:: EXERCISE INPUT ::
====

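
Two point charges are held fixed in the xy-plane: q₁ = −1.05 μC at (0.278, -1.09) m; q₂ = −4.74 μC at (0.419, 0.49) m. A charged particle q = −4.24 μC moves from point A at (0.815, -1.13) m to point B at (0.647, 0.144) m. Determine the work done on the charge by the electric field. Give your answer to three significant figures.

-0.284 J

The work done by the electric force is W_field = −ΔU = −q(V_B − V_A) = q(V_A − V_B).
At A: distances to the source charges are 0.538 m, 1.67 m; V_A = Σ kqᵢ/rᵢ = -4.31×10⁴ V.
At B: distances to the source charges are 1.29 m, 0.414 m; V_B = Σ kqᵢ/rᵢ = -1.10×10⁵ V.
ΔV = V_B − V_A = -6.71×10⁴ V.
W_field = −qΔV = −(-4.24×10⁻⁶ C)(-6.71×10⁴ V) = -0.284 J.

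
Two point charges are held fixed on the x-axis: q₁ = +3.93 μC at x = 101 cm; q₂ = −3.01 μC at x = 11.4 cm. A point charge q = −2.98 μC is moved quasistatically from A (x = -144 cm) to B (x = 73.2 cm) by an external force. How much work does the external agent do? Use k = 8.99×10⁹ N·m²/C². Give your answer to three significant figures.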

====

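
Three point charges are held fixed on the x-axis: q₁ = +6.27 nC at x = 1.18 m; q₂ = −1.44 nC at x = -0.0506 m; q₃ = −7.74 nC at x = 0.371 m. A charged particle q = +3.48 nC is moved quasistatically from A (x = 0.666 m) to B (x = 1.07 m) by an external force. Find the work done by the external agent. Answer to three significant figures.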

====

:: WHAT TO DO ::
Please make an exact copy of the lines above from the line with "Two point charges are held fixed in" through the line with "Two point charges are held fixed on", both ends included.

:: RESULT ::
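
Two point charges are held fixed in the xy-plane: q₁ = −1.05 μC at (0.278, -1.09) m; q₂ = −4.74 μC at (0.419, 0.49) m. A charged particle q = −4.24 μC moves from point A at (0.815, -1.13) m to point B at (0.647, 0.144) m. Determine the work done on the charge by the electric field. Give your answer to three significant figures.

-0.284 J

The work done by the electric force is W_field = −ΔU = −q(V_B − V_A) = q(V_A − V_B).
At A: distances to the source charges are 0.538 m, 1.67 m; V_A = Σ kqᵢ/rᵢ = -4.31×10⁴ V.
At B: distances to the source charges are 1.29 m, 0.414 m; V_B = Σ kqᵢ/rᵢ = -1.10×10⁵ V.
ΔV = V_B − V_A = -6.71×10⁴ V.
W_field = −qΔV = −(-4.24×10⁻⁶ C)(-6.71×10⁴ V) = -0.284 J.

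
Two point charges are held fixed on the x-axis: q₁ = +3.93 μC at x = 101 cm; q₂ = −3.01 μC at x = 11.4 cm. A point charge q = −2.98 μC is moved quasistatically from A (x = -144 cm) to B (x = 73.2 cm) by an external force. How much work does the external agent do? Use k = 8.99×10⁹ N·m²/C². Give your answer to three significant figures.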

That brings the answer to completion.